> **TASK DESCRIPTION**:
Take the material below and output exactly the run of lines from the one containing "m23, m25, m29" down to the one containing "Don't-cares: m0, m27", with both included.

> **RECORDS FOR THIS TASK**:
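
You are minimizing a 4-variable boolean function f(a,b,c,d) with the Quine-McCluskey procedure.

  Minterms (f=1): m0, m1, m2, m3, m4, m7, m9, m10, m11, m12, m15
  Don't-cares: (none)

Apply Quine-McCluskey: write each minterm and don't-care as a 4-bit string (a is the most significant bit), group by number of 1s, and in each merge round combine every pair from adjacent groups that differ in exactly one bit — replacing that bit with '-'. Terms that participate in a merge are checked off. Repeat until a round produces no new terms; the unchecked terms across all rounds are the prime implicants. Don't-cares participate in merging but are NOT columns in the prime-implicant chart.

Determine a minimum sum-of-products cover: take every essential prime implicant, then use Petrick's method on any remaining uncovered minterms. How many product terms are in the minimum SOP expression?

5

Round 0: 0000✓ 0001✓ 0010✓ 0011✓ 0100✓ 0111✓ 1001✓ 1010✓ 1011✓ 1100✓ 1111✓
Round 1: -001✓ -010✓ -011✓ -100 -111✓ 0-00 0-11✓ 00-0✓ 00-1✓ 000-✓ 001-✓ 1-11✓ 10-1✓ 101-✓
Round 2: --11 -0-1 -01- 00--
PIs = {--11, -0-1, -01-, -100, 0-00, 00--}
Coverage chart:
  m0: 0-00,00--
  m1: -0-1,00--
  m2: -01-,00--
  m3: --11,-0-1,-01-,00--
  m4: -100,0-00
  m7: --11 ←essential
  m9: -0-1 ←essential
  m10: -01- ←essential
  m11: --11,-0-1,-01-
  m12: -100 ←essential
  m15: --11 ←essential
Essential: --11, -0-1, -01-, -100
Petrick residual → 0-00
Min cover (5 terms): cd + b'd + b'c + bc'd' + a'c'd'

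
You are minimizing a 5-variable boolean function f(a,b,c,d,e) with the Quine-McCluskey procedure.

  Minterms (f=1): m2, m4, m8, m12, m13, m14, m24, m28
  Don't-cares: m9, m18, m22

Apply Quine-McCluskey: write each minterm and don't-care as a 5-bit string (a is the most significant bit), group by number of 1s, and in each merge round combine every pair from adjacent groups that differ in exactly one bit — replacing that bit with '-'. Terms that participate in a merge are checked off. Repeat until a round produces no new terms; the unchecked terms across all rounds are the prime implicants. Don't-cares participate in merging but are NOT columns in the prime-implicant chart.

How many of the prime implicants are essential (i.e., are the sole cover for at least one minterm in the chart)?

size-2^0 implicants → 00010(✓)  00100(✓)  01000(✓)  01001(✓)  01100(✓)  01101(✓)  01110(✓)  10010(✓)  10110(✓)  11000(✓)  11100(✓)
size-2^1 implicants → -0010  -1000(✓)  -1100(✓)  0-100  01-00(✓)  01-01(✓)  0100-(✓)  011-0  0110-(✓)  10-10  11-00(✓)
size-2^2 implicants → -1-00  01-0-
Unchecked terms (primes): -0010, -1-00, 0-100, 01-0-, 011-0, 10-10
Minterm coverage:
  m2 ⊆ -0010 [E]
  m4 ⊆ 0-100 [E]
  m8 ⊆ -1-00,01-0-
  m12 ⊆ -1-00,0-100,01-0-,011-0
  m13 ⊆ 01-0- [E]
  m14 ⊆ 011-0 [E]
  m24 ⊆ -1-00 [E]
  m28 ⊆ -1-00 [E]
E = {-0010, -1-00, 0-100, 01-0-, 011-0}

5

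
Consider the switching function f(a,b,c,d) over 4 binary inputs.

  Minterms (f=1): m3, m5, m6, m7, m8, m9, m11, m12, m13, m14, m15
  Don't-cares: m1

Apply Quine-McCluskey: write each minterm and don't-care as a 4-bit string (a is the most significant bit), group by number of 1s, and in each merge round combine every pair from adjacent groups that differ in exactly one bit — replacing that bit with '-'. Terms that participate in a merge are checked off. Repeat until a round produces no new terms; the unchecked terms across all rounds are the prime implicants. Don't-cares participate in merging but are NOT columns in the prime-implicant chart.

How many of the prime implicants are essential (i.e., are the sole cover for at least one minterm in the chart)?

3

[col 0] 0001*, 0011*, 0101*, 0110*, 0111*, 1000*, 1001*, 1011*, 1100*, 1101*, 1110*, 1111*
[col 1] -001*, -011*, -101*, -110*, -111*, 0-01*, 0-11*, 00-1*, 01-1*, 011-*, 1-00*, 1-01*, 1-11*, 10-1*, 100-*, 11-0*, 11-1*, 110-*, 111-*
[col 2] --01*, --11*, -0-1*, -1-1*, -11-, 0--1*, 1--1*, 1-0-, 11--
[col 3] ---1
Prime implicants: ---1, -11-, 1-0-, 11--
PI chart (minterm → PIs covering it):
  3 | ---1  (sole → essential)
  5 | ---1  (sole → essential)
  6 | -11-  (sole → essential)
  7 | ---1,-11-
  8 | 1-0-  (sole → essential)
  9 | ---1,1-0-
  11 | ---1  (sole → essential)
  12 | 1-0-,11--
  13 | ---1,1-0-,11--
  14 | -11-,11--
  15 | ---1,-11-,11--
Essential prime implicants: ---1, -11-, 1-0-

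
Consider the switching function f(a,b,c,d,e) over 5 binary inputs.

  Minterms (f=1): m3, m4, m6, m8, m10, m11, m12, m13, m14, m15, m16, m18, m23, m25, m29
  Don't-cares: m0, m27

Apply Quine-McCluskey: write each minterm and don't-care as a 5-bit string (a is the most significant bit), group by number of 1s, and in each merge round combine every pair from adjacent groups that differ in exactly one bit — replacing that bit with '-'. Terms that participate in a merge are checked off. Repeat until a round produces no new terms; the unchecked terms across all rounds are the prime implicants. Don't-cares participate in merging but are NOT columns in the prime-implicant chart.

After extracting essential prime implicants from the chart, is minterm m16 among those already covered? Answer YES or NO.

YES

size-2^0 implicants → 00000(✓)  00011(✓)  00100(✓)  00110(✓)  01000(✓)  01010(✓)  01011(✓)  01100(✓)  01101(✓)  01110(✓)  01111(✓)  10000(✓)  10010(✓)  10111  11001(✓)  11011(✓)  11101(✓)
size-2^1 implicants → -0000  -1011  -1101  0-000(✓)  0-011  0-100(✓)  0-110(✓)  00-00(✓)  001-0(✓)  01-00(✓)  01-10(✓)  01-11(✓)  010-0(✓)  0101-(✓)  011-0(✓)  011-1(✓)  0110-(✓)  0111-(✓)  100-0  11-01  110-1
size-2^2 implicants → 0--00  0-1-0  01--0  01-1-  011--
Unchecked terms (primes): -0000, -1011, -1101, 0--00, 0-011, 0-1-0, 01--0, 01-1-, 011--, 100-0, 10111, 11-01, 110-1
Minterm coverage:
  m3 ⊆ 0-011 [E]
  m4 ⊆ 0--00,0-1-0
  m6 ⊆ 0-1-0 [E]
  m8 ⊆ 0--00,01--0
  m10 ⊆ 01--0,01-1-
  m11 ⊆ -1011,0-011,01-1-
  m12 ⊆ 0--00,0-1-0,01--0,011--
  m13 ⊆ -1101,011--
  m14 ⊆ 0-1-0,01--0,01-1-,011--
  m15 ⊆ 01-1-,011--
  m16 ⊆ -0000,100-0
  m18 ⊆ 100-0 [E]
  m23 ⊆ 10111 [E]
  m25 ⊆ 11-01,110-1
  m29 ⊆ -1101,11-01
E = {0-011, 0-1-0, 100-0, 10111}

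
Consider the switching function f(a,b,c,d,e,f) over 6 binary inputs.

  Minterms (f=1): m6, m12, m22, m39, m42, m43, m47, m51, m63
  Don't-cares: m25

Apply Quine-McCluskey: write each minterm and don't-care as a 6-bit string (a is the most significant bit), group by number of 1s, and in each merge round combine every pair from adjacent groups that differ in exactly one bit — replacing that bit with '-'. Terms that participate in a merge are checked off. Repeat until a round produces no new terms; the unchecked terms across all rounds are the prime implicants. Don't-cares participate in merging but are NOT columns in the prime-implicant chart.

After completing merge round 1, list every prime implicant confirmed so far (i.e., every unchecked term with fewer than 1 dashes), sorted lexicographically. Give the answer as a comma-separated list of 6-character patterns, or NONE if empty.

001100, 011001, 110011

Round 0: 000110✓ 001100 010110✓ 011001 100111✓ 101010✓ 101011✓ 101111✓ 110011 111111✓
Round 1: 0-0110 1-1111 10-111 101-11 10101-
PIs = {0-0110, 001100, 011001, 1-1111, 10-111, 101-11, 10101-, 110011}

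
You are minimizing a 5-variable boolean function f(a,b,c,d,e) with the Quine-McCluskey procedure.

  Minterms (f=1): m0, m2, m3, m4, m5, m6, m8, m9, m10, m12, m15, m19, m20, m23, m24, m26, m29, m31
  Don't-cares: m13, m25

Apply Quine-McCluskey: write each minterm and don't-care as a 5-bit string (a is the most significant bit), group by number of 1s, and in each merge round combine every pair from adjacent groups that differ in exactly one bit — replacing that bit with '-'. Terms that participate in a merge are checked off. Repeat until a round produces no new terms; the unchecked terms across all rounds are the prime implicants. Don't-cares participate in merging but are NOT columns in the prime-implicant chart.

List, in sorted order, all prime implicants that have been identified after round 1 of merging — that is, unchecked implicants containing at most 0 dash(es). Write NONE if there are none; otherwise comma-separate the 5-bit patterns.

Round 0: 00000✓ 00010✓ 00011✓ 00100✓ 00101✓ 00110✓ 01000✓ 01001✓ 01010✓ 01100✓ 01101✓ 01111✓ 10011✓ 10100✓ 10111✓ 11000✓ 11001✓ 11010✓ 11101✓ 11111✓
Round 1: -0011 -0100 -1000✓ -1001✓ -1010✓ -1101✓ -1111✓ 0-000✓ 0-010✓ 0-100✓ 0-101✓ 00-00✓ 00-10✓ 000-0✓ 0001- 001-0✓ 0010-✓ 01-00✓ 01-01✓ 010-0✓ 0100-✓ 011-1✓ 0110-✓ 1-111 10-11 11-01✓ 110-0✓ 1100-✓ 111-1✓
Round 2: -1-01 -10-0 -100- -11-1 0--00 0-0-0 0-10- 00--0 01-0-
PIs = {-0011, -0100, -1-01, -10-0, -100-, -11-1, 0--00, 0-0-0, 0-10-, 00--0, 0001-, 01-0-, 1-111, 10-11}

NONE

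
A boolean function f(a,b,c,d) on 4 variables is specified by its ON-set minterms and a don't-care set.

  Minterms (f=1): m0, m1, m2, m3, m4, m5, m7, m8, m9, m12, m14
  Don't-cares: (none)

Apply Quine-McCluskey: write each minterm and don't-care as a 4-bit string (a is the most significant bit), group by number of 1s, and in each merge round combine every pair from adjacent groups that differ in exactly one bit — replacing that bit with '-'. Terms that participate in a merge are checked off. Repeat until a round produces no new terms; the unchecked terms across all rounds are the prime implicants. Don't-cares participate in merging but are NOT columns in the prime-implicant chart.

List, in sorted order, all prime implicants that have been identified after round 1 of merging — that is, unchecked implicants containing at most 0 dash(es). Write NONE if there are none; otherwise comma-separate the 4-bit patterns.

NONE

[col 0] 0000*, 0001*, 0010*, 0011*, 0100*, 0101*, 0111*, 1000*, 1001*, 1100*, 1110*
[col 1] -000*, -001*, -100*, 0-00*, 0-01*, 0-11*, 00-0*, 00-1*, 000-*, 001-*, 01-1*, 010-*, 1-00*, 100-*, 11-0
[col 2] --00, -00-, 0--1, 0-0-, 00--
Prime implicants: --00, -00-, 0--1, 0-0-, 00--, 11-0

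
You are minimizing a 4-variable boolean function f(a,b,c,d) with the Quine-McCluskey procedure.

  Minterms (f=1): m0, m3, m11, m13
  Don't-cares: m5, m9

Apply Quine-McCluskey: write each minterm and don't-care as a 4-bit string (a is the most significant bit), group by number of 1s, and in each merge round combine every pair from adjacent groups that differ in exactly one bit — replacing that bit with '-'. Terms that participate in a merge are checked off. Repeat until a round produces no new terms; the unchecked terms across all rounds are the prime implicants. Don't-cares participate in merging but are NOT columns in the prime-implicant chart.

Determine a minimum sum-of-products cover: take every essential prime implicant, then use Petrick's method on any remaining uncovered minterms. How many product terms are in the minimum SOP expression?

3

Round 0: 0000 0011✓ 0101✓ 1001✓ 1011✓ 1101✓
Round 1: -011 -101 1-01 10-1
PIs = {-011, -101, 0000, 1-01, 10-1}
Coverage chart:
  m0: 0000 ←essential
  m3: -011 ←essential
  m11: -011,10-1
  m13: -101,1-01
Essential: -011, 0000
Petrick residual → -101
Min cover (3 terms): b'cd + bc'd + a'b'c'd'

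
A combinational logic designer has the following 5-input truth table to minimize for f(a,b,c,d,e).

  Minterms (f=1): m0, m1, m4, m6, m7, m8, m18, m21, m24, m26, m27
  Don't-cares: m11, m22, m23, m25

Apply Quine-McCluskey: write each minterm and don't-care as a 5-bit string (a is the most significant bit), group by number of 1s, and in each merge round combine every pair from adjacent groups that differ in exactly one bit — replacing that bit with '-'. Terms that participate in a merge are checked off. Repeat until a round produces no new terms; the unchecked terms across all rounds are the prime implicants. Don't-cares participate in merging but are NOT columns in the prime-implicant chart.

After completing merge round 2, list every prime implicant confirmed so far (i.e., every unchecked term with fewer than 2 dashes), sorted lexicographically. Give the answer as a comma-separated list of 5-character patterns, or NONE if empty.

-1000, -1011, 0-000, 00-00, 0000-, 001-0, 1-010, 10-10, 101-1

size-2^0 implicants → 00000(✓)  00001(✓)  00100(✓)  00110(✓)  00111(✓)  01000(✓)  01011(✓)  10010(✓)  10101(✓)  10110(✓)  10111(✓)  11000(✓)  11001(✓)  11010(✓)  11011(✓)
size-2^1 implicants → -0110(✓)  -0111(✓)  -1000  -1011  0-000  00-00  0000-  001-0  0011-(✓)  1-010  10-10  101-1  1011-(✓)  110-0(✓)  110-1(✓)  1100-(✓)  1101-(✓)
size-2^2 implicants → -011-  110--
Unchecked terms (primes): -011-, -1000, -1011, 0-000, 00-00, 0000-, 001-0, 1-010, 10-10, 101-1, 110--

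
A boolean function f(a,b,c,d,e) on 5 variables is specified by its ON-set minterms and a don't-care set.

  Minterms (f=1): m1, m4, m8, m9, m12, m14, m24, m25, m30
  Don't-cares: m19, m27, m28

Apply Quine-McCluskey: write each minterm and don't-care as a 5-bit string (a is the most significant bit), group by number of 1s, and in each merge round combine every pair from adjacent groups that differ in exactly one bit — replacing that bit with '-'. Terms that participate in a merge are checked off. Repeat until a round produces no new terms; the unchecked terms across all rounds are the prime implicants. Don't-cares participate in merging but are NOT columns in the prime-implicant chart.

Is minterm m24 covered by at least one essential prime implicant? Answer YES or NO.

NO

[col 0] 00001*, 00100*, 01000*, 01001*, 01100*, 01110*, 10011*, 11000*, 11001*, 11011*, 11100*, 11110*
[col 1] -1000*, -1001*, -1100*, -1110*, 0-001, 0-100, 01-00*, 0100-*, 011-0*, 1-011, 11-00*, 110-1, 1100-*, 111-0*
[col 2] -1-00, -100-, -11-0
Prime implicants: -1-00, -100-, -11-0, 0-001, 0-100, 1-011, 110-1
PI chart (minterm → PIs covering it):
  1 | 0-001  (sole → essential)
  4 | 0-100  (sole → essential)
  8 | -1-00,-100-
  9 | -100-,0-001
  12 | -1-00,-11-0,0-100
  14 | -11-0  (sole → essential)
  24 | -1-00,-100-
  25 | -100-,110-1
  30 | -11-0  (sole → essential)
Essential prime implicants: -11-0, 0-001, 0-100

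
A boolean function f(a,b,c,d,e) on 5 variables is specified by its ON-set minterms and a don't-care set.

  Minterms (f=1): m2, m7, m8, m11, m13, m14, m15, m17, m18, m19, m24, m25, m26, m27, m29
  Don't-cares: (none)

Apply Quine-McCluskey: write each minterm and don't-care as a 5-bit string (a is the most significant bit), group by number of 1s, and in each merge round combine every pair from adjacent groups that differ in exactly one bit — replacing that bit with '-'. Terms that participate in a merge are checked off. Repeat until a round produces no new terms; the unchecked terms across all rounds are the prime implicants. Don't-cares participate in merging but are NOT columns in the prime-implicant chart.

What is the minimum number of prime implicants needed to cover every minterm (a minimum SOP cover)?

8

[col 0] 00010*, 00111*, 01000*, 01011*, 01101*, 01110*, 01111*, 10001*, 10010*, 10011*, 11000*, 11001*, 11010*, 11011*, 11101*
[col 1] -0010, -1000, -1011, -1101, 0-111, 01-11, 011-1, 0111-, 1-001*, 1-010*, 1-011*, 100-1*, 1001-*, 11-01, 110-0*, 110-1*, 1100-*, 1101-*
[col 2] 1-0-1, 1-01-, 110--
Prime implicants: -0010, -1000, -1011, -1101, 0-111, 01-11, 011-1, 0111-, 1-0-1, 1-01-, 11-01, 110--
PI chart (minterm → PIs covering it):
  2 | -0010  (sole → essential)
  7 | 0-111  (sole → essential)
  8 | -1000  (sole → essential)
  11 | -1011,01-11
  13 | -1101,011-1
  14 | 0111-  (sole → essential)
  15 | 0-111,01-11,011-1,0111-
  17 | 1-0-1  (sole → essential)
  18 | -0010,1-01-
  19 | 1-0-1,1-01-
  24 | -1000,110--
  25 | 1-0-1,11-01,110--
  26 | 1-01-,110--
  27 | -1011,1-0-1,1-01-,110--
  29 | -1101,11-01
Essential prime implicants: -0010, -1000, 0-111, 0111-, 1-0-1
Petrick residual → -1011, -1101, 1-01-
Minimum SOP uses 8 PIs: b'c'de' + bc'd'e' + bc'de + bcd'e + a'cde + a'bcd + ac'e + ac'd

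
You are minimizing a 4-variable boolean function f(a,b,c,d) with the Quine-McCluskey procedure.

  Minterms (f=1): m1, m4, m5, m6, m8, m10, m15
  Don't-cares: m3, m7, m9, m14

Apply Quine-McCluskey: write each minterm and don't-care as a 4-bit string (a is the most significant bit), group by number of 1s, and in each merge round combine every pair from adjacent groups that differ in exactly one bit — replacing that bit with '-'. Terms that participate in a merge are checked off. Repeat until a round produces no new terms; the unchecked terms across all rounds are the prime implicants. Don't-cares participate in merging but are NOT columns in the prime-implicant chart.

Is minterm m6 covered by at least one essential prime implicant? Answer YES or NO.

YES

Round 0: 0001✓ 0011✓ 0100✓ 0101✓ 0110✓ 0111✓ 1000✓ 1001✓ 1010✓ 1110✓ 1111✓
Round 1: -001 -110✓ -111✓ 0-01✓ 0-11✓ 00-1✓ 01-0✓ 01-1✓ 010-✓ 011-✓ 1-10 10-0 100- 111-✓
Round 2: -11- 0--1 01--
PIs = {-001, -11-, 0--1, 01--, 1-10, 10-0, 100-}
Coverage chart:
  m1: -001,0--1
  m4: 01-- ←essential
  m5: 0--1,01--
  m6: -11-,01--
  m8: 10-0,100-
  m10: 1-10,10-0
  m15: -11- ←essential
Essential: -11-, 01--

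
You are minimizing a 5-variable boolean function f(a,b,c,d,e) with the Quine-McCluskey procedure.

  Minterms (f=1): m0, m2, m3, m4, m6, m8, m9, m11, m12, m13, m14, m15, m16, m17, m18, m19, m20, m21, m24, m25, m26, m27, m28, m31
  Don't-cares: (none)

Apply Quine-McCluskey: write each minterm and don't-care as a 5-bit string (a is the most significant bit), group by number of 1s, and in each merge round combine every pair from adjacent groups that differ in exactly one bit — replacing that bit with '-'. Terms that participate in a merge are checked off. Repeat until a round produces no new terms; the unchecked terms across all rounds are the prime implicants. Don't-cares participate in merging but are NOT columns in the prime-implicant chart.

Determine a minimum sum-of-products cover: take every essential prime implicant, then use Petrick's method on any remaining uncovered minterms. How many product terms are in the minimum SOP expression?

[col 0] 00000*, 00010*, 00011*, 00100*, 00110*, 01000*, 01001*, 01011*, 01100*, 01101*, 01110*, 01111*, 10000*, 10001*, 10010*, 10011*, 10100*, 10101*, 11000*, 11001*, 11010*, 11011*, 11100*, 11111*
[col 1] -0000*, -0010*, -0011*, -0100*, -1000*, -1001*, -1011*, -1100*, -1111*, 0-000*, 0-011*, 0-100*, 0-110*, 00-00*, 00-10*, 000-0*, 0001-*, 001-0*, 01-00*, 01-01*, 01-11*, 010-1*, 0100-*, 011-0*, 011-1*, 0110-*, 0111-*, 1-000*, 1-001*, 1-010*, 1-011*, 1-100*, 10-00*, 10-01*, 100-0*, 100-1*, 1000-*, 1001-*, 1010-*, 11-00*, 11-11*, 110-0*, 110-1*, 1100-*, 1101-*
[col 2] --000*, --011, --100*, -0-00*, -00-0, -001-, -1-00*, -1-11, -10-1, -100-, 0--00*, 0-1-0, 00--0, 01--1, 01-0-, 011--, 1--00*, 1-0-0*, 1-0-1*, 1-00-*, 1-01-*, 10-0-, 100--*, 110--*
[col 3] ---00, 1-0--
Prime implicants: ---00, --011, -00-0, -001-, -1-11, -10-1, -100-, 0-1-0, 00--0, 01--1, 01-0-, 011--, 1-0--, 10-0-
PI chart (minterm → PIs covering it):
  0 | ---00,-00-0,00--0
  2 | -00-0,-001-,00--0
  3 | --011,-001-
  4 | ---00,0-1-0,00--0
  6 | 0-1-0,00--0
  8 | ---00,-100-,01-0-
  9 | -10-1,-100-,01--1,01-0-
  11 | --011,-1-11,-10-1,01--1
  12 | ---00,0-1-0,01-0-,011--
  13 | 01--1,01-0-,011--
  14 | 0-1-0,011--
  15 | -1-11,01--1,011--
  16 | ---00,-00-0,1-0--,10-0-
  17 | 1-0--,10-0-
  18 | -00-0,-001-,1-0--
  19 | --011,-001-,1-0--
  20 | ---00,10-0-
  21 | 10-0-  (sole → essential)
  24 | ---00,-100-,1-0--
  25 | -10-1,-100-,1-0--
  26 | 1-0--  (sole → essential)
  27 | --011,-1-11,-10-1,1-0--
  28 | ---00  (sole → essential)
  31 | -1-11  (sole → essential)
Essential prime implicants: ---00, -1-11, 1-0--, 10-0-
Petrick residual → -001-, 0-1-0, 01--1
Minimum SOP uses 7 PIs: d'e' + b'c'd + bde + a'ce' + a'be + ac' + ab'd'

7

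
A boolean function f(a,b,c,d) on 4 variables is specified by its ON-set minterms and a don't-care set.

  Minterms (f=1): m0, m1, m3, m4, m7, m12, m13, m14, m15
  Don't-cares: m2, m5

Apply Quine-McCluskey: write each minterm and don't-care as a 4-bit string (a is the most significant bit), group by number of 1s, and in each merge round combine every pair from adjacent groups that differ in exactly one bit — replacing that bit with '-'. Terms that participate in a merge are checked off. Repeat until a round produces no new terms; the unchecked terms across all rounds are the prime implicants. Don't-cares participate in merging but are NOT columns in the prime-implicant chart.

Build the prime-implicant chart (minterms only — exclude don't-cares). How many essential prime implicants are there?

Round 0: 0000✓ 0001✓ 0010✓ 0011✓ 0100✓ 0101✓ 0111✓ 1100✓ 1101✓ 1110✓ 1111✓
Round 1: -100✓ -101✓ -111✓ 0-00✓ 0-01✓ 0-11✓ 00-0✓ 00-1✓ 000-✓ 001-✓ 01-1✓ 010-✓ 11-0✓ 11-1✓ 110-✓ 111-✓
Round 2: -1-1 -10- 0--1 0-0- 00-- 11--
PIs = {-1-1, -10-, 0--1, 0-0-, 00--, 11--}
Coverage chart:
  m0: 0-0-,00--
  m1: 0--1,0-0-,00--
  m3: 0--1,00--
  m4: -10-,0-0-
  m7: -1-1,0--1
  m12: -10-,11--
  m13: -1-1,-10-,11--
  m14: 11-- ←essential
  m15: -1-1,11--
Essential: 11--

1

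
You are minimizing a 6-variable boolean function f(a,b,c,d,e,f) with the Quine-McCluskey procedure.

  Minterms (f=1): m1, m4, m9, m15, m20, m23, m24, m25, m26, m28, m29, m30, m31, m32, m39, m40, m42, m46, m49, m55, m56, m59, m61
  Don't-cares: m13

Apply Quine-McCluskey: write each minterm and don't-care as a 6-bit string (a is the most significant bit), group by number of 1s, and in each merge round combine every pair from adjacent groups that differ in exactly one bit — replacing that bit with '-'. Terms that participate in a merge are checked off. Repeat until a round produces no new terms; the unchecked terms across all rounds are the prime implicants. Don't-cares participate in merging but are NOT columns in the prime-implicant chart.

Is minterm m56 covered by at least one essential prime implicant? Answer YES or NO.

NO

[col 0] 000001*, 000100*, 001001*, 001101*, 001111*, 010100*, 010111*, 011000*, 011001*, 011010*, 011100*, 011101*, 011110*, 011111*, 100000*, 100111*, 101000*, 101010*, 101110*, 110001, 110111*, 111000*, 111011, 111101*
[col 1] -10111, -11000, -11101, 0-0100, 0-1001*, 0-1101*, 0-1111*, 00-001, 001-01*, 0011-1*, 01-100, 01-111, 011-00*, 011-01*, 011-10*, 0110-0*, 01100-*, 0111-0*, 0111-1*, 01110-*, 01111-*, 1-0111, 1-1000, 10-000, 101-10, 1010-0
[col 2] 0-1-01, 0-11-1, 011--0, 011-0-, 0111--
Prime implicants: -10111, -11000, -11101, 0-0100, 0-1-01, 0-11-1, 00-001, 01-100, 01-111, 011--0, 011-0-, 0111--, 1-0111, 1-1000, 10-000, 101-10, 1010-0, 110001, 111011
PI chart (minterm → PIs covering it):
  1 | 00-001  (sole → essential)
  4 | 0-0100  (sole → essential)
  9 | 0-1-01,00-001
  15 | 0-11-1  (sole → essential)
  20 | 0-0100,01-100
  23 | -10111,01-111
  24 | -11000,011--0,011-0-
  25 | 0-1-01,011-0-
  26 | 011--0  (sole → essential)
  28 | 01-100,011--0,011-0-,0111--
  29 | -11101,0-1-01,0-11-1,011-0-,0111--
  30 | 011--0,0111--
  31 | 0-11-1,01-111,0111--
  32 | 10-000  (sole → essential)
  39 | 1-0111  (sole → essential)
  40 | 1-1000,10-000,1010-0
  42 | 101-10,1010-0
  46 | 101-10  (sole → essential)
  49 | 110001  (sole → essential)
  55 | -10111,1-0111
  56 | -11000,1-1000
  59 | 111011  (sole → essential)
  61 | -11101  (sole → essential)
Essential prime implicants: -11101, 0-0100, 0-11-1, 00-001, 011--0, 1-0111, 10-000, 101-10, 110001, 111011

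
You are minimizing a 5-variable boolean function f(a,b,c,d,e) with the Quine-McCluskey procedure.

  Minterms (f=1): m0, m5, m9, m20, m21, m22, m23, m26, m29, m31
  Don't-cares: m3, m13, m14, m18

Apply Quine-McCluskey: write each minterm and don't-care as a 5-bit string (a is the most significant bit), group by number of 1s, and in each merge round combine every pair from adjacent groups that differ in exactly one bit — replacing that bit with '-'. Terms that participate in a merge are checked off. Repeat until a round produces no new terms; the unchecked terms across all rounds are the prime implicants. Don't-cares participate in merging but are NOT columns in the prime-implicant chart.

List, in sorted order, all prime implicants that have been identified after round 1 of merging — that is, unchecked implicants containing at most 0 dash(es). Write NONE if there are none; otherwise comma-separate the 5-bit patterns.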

> **SOLVED EXERCISE**:
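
  Minterms (f=1): m3, m4, m6, m8, m10, m11, m12, m13, m14, m15, m16, m18, m23, m25, m29
  Don't-cares: m0, m27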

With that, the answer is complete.